* **Exercise requirements**
Please copy out the entries until you have copied the line that contains "E = γ[c; SUM(f)→g](γ[f; SUM(e)→c](R))", beginning with the first line.

* **Collected data**

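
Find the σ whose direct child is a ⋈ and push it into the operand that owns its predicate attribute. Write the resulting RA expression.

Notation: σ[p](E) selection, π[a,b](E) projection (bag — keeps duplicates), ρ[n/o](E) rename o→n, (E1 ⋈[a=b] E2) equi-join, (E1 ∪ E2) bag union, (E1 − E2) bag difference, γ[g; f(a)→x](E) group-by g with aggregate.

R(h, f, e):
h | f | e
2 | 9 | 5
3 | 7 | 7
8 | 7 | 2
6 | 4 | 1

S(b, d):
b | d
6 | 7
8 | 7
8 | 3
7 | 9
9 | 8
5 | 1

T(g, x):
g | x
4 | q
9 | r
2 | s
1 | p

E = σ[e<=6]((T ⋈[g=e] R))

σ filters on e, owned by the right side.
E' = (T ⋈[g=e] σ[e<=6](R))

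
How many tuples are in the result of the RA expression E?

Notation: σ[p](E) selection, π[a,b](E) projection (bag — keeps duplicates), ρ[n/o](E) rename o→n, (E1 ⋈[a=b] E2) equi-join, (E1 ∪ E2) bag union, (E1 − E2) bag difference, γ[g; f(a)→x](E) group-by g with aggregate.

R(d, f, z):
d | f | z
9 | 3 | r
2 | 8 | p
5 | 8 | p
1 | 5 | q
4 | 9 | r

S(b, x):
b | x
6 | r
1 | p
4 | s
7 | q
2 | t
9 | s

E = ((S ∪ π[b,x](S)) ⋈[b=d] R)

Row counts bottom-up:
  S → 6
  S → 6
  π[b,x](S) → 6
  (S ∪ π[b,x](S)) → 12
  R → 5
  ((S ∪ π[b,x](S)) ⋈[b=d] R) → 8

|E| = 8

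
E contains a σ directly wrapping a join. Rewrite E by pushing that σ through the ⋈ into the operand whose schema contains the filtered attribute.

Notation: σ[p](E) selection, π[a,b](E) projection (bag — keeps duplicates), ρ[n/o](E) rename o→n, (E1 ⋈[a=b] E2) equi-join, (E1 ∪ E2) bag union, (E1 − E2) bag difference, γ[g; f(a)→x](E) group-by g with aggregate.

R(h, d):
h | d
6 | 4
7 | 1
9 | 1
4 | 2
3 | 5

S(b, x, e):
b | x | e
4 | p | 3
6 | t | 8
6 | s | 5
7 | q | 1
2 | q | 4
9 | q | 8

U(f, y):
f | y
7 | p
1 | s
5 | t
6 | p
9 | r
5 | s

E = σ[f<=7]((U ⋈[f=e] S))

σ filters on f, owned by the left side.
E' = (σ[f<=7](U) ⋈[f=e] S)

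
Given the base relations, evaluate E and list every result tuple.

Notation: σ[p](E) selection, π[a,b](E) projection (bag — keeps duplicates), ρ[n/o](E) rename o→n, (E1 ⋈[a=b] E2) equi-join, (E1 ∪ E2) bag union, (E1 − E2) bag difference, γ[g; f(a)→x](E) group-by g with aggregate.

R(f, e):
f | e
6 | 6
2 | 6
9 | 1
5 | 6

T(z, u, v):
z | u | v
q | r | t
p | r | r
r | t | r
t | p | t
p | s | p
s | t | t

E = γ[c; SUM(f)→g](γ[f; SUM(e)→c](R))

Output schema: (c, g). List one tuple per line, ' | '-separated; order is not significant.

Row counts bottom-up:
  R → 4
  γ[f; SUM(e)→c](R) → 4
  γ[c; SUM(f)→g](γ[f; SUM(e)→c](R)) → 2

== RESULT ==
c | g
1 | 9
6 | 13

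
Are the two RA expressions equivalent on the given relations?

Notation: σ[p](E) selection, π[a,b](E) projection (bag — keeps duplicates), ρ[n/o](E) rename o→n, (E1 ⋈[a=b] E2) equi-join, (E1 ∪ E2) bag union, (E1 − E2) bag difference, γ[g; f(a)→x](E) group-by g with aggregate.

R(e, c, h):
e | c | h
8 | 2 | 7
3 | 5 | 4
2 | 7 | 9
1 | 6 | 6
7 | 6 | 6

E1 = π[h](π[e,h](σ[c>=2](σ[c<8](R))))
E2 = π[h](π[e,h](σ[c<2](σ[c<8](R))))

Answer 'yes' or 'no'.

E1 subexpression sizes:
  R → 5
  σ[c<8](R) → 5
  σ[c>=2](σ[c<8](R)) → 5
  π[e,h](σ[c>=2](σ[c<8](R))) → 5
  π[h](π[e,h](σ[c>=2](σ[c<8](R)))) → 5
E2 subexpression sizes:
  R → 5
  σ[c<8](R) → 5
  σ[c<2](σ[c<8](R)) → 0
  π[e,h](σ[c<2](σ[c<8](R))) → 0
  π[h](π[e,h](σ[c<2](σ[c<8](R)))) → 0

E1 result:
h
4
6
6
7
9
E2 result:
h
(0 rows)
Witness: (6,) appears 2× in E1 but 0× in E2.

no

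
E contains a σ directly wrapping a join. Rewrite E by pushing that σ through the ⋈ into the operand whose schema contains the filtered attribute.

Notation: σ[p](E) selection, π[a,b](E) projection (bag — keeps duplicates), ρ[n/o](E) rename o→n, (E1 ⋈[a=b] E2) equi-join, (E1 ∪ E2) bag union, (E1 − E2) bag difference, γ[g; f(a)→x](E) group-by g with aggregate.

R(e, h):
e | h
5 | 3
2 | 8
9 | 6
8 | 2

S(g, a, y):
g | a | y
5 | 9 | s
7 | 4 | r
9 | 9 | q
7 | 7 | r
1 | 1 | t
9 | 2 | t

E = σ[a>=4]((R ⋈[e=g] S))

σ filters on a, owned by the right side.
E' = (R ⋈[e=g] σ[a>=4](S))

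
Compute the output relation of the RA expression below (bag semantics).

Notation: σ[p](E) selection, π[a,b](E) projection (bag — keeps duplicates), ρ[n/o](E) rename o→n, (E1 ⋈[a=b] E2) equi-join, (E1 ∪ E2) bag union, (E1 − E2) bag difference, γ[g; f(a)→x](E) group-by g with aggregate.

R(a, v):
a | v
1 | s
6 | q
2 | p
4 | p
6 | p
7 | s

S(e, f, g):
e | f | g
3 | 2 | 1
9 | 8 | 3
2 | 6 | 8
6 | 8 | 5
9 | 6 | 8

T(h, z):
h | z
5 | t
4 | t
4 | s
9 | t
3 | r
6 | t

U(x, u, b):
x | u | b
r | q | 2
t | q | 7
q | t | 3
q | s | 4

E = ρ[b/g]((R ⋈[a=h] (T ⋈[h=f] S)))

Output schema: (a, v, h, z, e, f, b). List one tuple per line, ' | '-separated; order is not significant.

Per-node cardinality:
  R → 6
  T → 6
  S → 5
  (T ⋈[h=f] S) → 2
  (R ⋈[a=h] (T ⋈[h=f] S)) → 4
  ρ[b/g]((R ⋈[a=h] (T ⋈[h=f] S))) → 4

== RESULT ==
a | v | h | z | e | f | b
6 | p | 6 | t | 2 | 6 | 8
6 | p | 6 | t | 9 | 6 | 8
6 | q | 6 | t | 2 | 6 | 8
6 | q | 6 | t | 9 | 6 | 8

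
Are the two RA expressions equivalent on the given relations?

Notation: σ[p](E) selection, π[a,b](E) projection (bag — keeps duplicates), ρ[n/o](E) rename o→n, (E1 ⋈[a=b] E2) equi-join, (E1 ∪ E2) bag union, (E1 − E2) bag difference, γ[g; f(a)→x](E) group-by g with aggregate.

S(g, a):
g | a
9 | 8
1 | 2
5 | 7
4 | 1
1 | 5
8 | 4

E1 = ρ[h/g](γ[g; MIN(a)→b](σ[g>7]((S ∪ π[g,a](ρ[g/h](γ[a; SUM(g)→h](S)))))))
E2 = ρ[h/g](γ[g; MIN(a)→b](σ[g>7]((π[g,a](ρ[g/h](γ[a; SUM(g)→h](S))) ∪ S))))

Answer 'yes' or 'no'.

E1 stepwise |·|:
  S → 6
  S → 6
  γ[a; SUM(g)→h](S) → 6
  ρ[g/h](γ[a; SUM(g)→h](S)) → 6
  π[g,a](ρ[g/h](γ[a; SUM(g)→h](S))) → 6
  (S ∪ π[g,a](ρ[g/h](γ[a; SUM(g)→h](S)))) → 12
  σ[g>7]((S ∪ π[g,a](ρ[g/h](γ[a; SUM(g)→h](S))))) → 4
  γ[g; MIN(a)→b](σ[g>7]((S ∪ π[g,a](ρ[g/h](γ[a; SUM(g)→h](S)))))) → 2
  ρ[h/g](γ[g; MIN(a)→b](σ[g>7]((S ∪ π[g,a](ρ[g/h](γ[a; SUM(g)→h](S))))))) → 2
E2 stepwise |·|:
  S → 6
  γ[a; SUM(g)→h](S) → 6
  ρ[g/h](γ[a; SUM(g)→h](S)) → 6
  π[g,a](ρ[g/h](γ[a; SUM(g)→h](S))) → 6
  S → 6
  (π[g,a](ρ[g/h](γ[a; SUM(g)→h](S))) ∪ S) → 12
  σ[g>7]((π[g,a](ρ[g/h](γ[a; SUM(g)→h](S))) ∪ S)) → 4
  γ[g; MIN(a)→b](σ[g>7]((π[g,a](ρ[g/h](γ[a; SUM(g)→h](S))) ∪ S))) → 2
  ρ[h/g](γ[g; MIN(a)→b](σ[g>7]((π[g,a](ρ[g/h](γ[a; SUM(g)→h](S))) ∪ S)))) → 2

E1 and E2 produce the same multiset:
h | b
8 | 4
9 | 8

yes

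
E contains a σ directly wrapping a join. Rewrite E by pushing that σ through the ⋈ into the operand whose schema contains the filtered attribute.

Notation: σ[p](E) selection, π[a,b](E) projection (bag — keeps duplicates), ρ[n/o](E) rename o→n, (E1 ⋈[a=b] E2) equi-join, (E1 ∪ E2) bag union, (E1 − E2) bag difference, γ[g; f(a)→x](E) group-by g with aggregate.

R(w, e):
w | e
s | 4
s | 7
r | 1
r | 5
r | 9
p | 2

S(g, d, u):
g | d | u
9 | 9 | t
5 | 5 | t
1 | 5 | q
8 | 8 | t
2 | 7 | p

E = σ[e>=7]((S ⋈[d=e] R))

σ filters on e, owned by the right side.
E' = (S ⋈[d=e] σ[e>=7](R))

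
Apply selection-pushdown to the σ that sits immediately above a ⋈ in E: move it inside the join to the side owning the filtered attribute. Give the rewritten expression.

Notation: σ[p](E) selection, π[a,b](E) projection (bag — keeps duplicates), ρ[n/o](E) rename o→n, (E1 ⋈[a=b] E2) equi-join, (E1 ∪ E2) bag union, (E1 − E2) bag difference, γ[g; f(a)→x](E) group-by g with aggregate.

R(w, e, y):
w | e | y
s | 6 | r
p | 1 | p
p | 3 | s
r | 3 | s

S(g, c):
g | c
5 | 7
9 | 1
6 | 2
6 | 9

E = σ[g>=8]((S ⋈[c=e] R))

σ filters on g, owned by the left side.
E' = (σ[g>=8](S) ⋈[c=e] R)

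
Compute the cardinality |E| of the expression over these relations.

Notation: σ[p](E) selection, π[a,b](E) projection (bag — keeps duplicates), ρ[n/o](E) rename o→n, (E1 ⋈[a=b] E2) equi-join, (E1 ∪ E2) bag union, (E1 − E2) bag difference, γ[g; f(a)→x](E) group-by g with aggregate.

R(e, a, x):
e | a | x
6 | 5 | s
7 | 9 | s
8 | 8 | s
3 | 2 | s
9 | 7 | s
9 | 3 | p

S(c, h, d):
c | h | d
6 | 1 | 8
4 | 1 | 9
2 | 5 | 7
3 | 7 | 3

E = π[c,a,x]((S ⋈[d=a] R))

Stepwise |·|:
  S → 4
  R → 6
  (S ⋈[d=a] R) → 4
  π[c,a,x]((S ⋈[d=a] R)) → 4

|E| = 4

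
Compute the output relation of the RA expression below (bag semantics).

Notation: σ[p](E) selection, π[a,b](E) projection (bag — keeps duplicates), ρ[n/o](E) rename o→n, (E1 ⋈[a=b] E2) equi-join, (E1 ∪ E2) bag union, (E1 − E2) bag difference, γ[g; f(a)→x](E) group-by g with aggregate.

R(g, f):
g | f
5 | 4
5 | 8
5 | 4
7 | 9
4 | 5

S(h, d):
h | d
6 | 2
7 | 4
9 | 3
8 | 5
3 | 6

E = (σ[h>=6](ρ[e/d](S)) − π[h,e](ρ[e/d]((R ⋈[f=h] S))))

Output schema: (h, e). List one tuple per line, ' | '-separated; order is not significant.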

* **Exercise answer**
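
Find the σ whose direct child is a ⋈ and push it into the operand that owns its predicate attribute. Write the resulting RA expression.

Notation: σ[p](E) selection, π[a,b](E) projection (bag — keeps duplicates), ρ[n/o](E) rename o→n, (E1 ⋈[a=b] E2) equi-join, (E1 ∪ E2) bag union, (E1 − E2) bag difference, γ[g; f(a)→x](E) group-by g with aggregate.

R(h, f, e):
h | f | e
2 | 9 | 5
3 | 7 | 7
8 | 7 | 2
6 | 4 | 1

S(b, d):
b | d
6 | 7
8 | 7
8 | 3
7 | 9
9 | 8
5 | 1

T(g, x):
g | x
4 | q
9 | r
2 | s
1 | p

E = σ[e<=6]((T ⋈[g=e] R))

σ filters on e, owned by the right side.
E' = (T ⋈[g=e] σ[e<=6](R))

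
How many tuples are in the result of the RA expression E?

Notation: σ[p](E) selection, π[a,b](E) projection (bag — keeps duplicates), ρ[n/o](E) rename o→n, (E1 ⋈[a=b] E2) equi-join, (E1 ∪ E2) bag union, (E1 − E2) bag difference, γ[g; f(a)→x](E) group-by g with aggregate.

R(d, f, z):
d | f | z
9 | 3 | r
2 | 8 | p
5 | 8 | p
1 | 5 | q
4 | 9 | r

S(b, x):
b | x
6 | r
1 | p
4 | s
7 | q
2 | t
9 | s

E = ((S ∪ π[b,x](S)) ⋈[b=d] R)

Row counts bottom-up:
  S → 6
  S → 6
  π[b,x](S) → 6
  (S ∪ π[b,x](S)) → 12
  R → 5
  ((S ∪ π[b,x](S)) ⋈[b=d] R) → 8

|E| = 8

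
E contains a σ directly wrapping a join. Rewrite E by pushing that σ through the ⋈ into the operand whose schema contains the filtered attribute.

Notation: σ[p](E) selection, π[a,b](E) projection (bag — keeps duplicates), ρ[n/o](E) rename o→n, (E1 ⋈[a=b] E2) equi-join, (E1 ∪ E2) bag union, (E1 − E2) bag difference, γ[g; f(a)→x](E) group-by g with aggregate.

R(h, d):
h | d
6 | 4
7 | 1
9 | 1
4 | 2
3 | 5

S(b, x, e):
b | x | e
4 | p | 3
6 | t | 8
6 | s | 5
7 | q | 1
2 | q | 4
9 | q | 8

U(f, y):
f | y
7 | p
1 | s
5 | t
6 | p
9 | r
5 | s

E = σ[f<=7]((U ⋈[f=e] S))

σ filters on f, owned by the left side.
E' = (σ[f<=7](U) ⋈[f=e] S)

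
Given the base relations, evaluate E and list every result tuple.

Notation: σ[p](E) selection, π[a,b](E) projection (bag — keeps duplicates), ρ[n/o](E) rename o→n, (E1 ⋈[a=b] E2) equi-join, (E1 ∪ E2) bag union, (E1 − E2) bag difference, γ[g; f(a)→x](E) group-by g with aggregate.

R(f, e):
f | e
6 | 6
2 | 6
9 | 1
5 | 6

T(z, u, v):
z | u | v
q | r | t
p | r | r
r | t | r
t | p | t
p | s | p
s | t | t

E = γ[c; SUM(f)→g](γ[f; SUM(e)→c](R))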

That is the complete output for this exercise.